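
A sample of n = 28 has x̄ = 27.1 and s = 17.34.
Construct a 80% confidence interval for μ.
(22.79, 31.41)

t-interval (σ unknown):
df = n - 1 = 27
t* = 1.314 for 80% confidence

Margin of error = t* · s/√n = 1.314 · 17.34/√28 = 4.31

CI: (22.79, 31.41)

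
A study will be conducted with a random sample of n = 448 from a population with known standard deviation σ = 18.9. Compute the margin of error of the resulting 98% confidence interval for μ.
Margin of error = 2.08

Margin of error = z* · σ/√n
= 2.326 · 18.9/√448
= 2.326 · 18.9/21.1660
= 2.08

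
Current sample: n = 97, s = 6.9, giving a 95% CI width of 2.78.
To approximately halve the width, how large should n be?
n ≈ 388

CI width ∝ 1/√n
To reduce width by factor 2, need √n to grow by 2 → need 2² = 4 times as many samples.

Current: n = 97, width = 2.78
New: n = 388, width ≈ 1.38

Width reduced by factor of 2.78/1.38 = 2.01.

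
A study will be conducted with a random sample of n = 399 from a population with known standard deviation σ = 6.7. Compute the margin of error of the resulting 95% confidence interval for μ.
Margin of error = 0.66

Margin of error = z* · σ/√n
= 1.960 · 6.7/√399
= 1.960 · 6.7/19.9750
= 0.66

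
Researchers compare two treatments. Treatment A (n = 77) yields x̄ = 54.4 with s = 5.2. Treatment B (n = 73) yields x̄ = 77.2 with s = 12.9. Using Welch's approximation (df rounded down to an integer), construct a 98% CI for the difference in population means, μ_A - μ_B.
(-26.64, -18.96)

Difference: x̄₁ - x̄₂ = -22.80
SE = √(s₁²/n₁ + s₂²/n₂) = √(5.2²/77 + 12.9²/73) = 1.6220
df = 93.78 → 93 (Welch–Satterthwaite, rounded down)
t* = 2.367

CI: -22.80 ± 2.367 · 1.6220 = -22.80 ± 3.84 = (-26.64, -18.96)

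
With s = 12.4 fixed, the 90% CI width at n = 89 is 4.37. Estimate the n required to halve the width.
n ≈ 356

CI width ∝ 1/√n
To reduce width by factor 2, need √n to grow by 2 → need 2² = 4 times as many samples.

Current: n = 89, width = 4.37
New: n = 356, width ≈ 2.17

Width reduced by factor of 4.37/2.17 = 2.01.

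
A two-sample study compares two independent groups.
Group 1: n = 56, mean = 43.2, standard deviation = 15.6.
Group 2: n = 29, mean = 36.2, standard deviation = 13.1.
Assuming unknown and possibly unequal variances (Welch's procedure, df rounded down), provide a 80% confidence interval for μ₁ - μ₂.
(2.85, 11.15)

Difference: x̄₁ - x̄₂ = 7.00
SE = √(s₁²/n₁ + s₂²/n₂) = √(15.6²/56 + 13.1²/29) = 3.2036
df = 66.08 → 66 (Welch–Satterthwaite, rounded down)
t* = 1.295

CI: 7.00 ± 1.295 · 3.2036 = 7.00 ± 4.15 = (2.85, 11.15)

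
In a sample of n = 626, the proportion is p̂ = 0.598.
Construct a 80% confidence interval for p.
(0.573, 0.623)

Proportion CI:
SE = √(p̂(1-p̂)/n) = √(0.598 · 0.402 / 626) = 0.01960

z* = 1.282
Margin = z* · SE = 1.282 · 0.01960 = 0.0251

CI: 0.598 ± 0.0251 = (0.573, 0.623)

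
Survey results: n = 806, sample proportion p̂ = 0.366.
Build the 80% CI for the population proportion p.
(0.344, 0.388)

Proportion CI:
SE = √(p̂(1-p̂)/n) = √(0.366 · 0.634 / 806) = 0.01697

z* = 1.282
Margin = z* · SE = 1.282 · 0.01697 = 0.0218

CI: 0.366 ± 0.0218 = (0.344, 0.388)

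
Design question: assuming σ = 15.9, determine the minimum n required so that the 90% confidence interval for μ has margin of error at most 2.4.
n ≥ 119

For margin E ≤ 2.4:
n ≥ (z* · σ / E)²
n ≥ (1.645 · 15.9 / 2.4)²
n ≥ 118.77

Minimum n = 119 (rounding up)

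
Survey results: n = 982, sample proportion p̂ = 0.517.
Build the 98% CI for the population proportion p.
(0.480, 0.554)

Proportion CI:
SE = √(p̂(1-p̂)/n) = √(0.517 · 0.483 / 982) = 0.01595

z* = 2.326
Margin = z* · SE = 2.326 · 0.01595 = 0.0371

CI: 0.517 ± 0.0371 = (0.480, 0.554)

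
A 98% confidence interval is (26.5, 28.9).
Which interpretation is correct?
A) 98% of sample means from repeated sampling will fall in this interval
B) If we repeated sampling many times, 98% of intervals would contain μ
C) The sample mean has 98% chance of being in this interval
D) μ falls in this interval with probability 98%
B

A) Wrong — coverage applies to intervals containing μ, not to future x̄ values.
B) Correct — this is the frequentist long-run coverage interpretation.
C) Wrong — x̄ is observed and sits in the interval by construction.
D) Wrong — μ is fixed; the randomness lives in the interval, not in μ.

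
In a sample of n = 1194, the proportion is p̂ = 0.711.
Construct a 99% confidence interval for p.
(0.677, 0.745)

Proportion CI:
SE = √(p̂(1-p̂)/n) = √(0.711 · 0.289 / 1194) = 0.01312

z* = 2.576
Margin = z* · SE = 2.576 · 0.01312 = 0.0338

CI: 0.711 ± 0.0338 = (0.677, 0.745)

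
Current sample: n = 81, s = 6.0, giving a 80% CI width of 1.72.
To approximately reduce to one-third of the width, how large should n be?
n ≈ 729

CI width ∝ 1/√n
To reduce width by factor 3, need √n to grow by 3 → need 3² = 9 times as many samples.

Current: n = 81, width = 1.72
New: n = 729, width ≈ 0.57

Width reduced by factor of 1.72/0.57 = 3.02.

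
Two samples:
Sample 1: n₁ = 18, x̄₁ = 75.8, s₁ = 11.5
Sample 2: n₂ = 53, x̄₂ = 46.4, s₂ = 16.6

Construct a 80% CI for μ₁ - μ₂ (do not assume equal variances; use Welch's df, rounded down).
(24.79, 34.01)

Difference: x̄₁ - x̄₂ = 29.40
SE = √(s₁²/n₁ + s₂²/n₂) = √(11.5²/18 + 16.6²/53) = 3.5421
df = 42.60 → 42 (Welch–Satterthwaite, rounded down)
t* = 1.302

CI: 29.40 ± 1.302 · 3.5421 = 29.40 ± 4.61 = (24.79, 34.01)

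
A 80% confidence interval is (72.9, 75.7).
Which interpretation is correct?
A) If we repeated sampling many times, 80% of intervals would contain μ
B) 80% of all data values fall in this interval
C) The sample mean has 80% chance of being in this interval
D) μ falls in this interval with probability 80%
A

A) Correct — this is the frequentist long-run coverage interpretation.
B) Wrong — a CI is about the parameter μ, not individual data values.
C) Wrong — x̄ is observed and sits in the interval by construction.
D) Wrong — μ is fixed; the randomness lives in the interval, not in μ.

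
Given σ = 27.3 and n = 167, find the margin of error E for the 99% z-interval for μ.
Margin of error = 5.44

Margin of error = z* · σ/√n
= 2.576 · 27.3/√167
= 2.576 · 27.3/12.9228
= 5.44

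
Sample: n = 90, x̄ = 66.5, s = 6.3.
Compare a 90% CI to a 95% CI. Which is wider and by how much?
95% CI is wider by 0.43

df = 89
90% CI: t* = 1.662, (65.40, 67.60), width = 2 · t* · s/√n = 2.21
95% CI: t* = 1.987, (65.18, 67.82), width = 2 · t* · s/√n = 2.64

The 95% CI is wider by 2.64 - 2.21 = 0.43.
Higher confidence requires a wider interval.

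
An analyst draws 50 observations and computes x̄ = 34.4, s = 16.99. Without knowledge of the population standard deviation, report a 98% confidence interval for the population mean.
(28.62, 40.18)

t-interval (σ unknown):
df = n - 1 = 49
t* = 2.405 for 98% confidence

Margin of error = t* · s/√n = 2.405 · 16.99/√50 = 5.78

CI: (28.62, 40.18)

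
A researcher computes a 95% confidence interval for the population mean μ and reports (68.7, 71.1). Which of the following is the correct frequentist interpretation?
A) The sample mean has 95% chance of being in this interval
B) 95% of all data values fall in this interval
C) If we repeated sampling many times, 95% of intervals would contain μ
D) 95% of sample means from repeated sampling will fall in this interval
C

A) Wrong — x̄ is observed and sits in the interval by construction.
B) Wrong — a CI is about the parameter μ, not individual data values.
C) Correct — this is the frequentist long-run coverage interpretation.
D) Wrong — coverage applies to intervals containing μ, not to future x̄ values.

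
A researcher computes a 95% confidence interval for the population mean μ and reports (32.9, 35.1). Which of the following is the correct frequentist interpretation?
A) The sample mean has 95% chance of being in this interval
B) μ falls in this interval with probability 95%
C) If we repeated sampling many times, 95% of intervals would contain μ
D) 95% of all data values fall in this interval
C

A) Wrong — x̄ is observed and sits in the interval by construction.
B) Wrong — μ is fixed; the randomness lives in the interval, not in μ.
C) Correct — this is the frequentist long-run coverage interpretation.
D) Wrong — a CI is about the parameter μ, not individual data values.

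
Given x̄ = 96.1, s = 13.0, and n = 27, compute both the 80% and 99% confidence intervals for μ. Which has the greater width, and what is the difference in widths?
99% CI is wider by 7.33

df = 26
80% CI: t* = 1.315, (92.81, 99.39), width = 2 · t* · s/√n = 6.58
99% CI: t* = 2.779, (89.15, 103.05), width = 2 · t* · s/√n = 13.91

The 99% CI is wider by 13.91 - 6.58 = 7.33.
Higher confidence requires a wider interval.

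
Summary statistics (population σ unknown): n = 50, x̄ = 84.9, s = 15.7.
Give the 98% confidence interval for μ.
(79.56, 90.24)

t-interval (σ unknown):
df = n - 1 = 49
t* = 2.405 for 98% confidence

Margin of error = t* · s/√n = 2.405 · 15.7/√50 = 5.34

CI: (79.56, 90.24)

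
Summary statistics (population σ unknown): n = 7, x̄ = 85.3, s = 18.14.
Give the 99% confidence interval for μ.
(59.88, 110.72)

t-interval (σ unknown):
df = n - 1 = 6
t* = 3.707 for 99% confidence

Margin of error = t* · s/√n = 3.707 · 18.14/√7 = 25.42

CI: (59.88, 110.72)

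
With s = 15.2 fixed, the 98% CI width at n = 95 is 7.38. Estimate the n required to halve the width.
n ≈ 380

CI width ∝ 1/√n
To reduce width by factor 2, need √n to grow by 2 → need 2² = 4 times as many samples.

Current: n = 95, width = 7.38
New: n = 380, width ≈ 3.64

Width reduced by factor of 7.38/3.64 = 2.03.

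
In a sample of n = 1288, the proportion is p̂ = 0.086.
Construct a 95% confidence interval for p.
(0.071, 0.101)

Proportion CI:
SE = √(p̂(1-p̂)/n) = √(0.086 · 0.914 / 1288) = 0.00781

z* = 1.960
Margin = z* · SE = 1.960 · 0.00781 = 0.0153

CI: 0.086 ± 0.0153 = (0.071, 0.101)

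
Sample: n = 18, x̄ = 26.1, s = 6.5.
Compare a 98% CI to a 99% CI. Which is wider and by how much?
99% CI is wider by 1.01

df = 17
98% CI: t* = 2.567, (22.17, 30.03), width = 2 · t* · s/√n = 7.87
99% CI: t* = 2.898, (21.66, 30.54), width = 2 · t* · s/√n = 8.88

The 99% CI is wider by 8.88 - 7.87 = 1.01.
Higher confidence requires a wider interval.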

——

Exercise details.
Print exactly the lines above from the one with "Build the 80%" to the one with "C) The sample mean has 98%", including both.

Answer to this problem.
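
Build the 80% CI for the population proportion p.
(0.344, 0.388)

Proportion CI:
SE = √(p̂(1-p̂)/n) = √(0.366 · 0.634 / 806) = 0.01697

z* = 1.282
Margin = z* · SE = 1.282 · 0.01697 = 0.0218

CI: 0.366 ± 0.0218 = (0.344, 0.388)

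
Design question: assuming σ = 15.9, determine the minimum n required so that the 90% confidence interval for μ has margin of error at most 2.4.
n ≥ 119

For margin E ≤ 2.4:
n ≥ (z* · σ / E)²
n ≥ (1.645 · 15.9 / 2.4)²
n ≥ 118.77

Minimum n = 119 (rounding up)

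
Survey results: n = 982, sample proportion p̂ = 0.517.
Build the 98% CI for the population proportion p.
(0.480, 0.554)

Proportion CI:
SE = √(p̂(1-p̂)/n) = √(0.517 · 0.483 / 982) = 0.01595

z* = 2.326
Margin = z* · SE = 2.326 · 0.01595 = 0.0371

CI: 0.517 ± 0.0371 = (0.480, 0.554)

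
A 98% confidence interval is (26.5, 28.9).
Which interpretation is correct?
A) 98% of sample means from repeated sampling will fall in this interval
B) If we repeated sampling many times, 98% of intervals would contain μ
C) The sample mean has 98% chance of being in this interval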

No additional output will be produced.